→ **MATERIAL SHOWN**
● ● ● ●

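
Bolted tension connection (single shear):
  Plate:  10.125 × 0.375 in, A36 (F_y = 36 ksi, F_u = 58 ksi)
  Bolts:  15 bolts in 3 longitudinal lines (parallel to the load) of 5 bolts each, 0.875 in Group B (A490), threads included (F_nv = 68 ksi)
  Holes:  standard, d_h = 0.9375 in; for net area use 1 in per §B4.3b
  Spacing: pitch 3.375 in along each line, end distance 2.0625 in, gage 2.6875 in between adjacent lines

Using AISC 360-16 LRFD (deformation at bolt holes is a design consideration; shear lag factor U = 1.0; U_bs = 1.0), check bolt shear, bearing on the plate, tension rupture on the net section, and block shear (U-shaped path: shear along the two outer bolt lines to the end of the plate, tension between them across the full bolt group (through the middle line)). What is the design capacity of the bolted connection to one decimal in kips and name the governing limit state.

116.2 kips (net-section rupture governs)

Bolt shear: A_b = π(0.875)²/4 = 0.60132 in². φR_n = 0.75 × 68 × 0.60132 × 15 × 1 = 460.0 kips.
Bearing (0.375 in plate, F_u = 58 ksi): end bolts L_c = 2.0625 − 0.9375/2 = 1.59375, R_n = min(1.2×1.59375×0.375×58, 2.4×0.875×0.375×58) = 41.597 kips/bolt; interior L_c = 3.375 − 0.9375 = 2.4375, R_n = 45.675 kips/bolt. φR_n = 0.75 × (3×41.597 + 12×45.675) = 504.7 kips.
Tension rupture (net): A_n = (10.125 − 3×1)×0.375 = 2.6719 in² (U = 1.0, A_e = A_n). φR_n = 0.75 × 58 × 2.6719 = 116.2 kips.
Block shear: shear path 2×[2.0625+4×3.375] = 2×15.5625 in, A_gv = 11.672, A_nv = 2×(15.5625 − 4.5×1)×0.375 = 8.2969 in²; tension across gage: (5.375 − 2×1)×0.375 = 1.2656 in². R_n = min(0.6×58×8.2969, 0.6×36×11.672) + 1.0×58×1.2656 = min(288.73, 252.12) + 73.405 = 325.53 kips. φR_n = 0.75 × 325.53 = 244.1 kips.
Governing: min(460.0, 504.7, 116.2, 244.1) = 116.2 kips → net-section rupture.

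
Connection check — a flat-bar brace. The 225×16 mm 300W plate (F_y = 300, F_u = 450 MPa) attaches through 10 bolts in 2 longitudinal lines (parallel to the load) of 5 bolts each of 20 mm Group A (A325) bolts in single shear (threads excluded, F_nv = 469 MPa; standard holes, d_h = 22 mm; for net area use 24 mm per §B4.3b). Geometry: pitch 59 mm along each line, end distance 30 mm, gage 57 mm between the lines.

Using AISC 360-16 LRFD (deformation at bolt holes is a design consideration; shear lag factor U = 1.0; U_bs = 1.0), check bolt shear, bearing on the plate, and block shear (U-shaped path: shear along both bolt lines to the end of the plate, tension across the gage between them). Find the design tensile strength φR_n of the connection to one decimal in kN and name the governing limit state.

1105.1 kN (bolt shear governs)

Bolt shear: A_b = π(20)²/4 = 314.16 mm². φR_n = 0.75 × 469 × 314.16 × 10 × 1 = 1105.1 kN.
Bearing (16 mm plate, F_u = 450 MPa): end bolts L_c = 30 − 22/2 = 19, R_n = min(1.2×19×16×450, 2.4×20×16×450) = 164.16 kN/bolt; interior L_c = 59 − 22 = 37, R_n = 319.68 kN/bolt. φR_n = 0.75 × (2×164.16 + 8×319.68) = 2164.3 kN.
Block shear: shear path 2×[30+4×59] = 2×266 mm, A_gv = 8512, A_nv = 2×(266 − 4.5×24)×16 = 5056 mm²; tension across gage: (57 − 1×24)×16 = 528 mm². R_n = min(0.6×450×5056, 0.6×300×8512) + 1.0×450×528 = min(1365.1, 1532.2) + 237.6 = 1602.7 kN. φR_n = 0.75 × 1602.7 = 1202.0 kN.
Governing: min(1105.1, 2164.3, 1202.0) = 1105.1 kN → bolt shear.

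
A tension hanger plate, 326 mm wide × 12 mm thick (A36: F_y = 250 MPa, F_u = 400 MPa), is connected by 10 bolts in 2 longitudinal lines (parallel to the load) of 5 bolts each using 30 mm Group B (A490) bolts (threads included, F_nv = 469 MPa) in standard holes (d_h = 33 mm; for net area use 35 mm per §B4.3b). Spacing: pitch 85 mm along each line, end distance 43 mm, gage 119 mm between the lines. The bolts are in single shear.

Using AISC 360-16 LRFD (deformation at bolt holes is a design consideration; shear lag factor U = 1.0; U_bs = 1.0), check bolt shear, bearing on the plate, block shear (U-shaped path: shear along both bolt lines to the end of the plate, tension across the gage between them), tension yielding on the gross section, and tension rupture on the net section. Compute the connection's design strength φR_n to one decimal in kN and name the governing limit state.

Bolt shear: A_b = π(30)²/4 = 706.86 mm². φR_n = 0.75 × 469 × 706.86 × 10 × 1 = 2486.4 kN.
Bearing (12 mm plate, F_u = 400 MPa): end bolts L_c = 43 − 33/2 = 26.5, R_n = min(1.2×26.5×12×400, 2.4×30×12×400) = 152.64 kN/bolt; interior L_c = 85 − 33 = 52, R_n = 299.52 kN/bolt. φR_n = 0.75 × (2×152.64 + 8×299.52) = 2026.1 kN.
Block shear: shear path 2×[43+4×85] = 2×383 mm, A_gv = 9192, A_nv = 2×(383 − 4.5×35)×12 = 5412 mm²; tension across gage: (119 − 1×35)×12 = 1008 mm². R_n = min(0.6×400×5412, 0.6×250×9192) + 1.0×400×1008 = min(1298.9, 1378.8) + 403.2 = 1702.1 kN. φR_n = 0.75 × 1702.1 = 1276.6 kN.
Tension yield (gross): A_g = 326×12 = 3912 mm². φR_n = 0.90 × 250 × 3912 = 880.2 kN.
Tension rupture (net): A_n = (326 − 2×35)×12 = 3072 mm² (U = 1.0, A_e = A_n). φR_n = 0.75 × 400 × 3072 = 921.6 kN.
Governing: min(2486.4, 2026.1, 1276.6, 880.2, 921.6) = 880.2 kN → gross-section yield.

880.2 kN (gross-section yield governs)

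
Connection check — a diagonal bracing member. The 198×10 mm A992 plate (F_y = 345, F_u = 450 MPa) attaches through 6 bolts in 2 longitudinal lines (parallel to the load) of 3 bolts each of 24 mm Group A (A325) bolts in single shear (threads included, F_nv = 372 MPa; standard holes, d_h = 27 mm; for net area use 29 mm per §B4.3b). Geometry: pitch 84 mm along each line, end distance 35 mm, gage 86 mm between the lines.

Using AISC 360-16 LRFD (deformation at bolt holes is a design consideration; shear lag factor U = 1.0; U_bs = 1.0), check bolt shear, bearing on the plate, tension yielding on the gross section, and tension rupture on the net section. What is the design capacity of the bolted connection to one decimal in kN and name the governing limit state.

472.5 kN (net-section rupture governs)

Bolt shear: A_b = π(24)²/4 = 452.39 mm². φR_n = 0.75 × 372 × 452.39 × 6 × 1 = 757.3 kN.
Bearing (10 mm plate, F_u = 450 MPa): end bolts L_c = 35 − 27/2 = 21.5, R_n = min(1.2×21.5×10×450, 2.4×24×10×450) = 116.1 kN/bolt; interior L_c = 84 − 27 = 57, R_n = 259.2 kN/bolt. φR_n = 0.75 × (2×116.1 + 4×259.2) = 951.8 kN.
Tension yield (gross): A_g = 198×10 = 1980 mm². φR_n = 0.90 × 345 × 1980 = 614.8 kN.
Tension rupture (net): A_n = (198 − 2×29)×10 = 1400 mm² (U = 1.0, A_e = A_n). φR_n = 0.75 × 450 × 1400 = 472.5 kN.
Governing: min(757.3, 951.8, 614.8, 472.5) = 472.5 kN → net-section rupture.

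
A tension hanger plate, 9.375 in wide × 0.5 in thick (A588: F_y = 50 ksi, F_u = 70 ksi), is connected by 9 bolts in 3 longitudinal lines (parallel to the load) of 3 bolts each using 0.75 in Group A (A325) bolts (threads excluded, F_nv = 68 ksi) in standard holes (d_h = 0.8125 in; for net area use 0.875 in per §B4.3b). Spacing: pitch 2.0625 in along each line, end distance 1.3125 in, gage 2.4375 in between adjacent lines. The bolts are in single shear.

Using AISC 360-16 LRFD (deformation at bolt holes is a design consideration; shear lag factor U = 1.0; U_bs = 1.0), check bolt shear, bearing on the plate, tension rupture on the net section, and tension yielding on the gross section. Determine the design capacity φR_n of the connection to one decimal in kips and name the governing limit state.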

● ● ● ●

→ **EXERCISE GOAL**
Report every line in the data above in which the word "Spacing" appears.

→ **OUTPUT**
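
  Spacing: pitch 3.375 in along each line, end distance 2.0625 in, gage 2.6875 in between adjacent lines
A tension hanger plate, 326 mm wide × 12 mm thick (A36: F_y = 250 MPa, F_u = 400 MPa), is connected by 10 bolts in 2 longitudinal lines (parallel to the load) of 5 bolts each using 30 mm Group B (A490) bolts (threads included, F_nv = 469 MPa) in standard holes (d_h = 33 mm; for net area use 35 mm per §B4.3b). Spacing: pitch 85 mm along each line, end distance 43 mm, gage 119 mm between the lines. The bolts are in single shear.
A tension hanger plate, 9.375 in wide × 0.5 in thick (A588: F_y = 50 ksi, F_u = 70 ksi), is connected by 9 bolts in 3 longitudinal lines (parallel to the load) of 3 bolts each using 0.75 in Group A (A325) bolts (threads excluded, F_nv = 68 ksi) in standard holes (d_h = 0.8125 in; for net area use 0.875 in per §B4.3b). Spacing: pitch 2.0625 in along each line, end distance 1.3125 in, gage 2.4375 in between adjacent lines. The bolts are in single shear.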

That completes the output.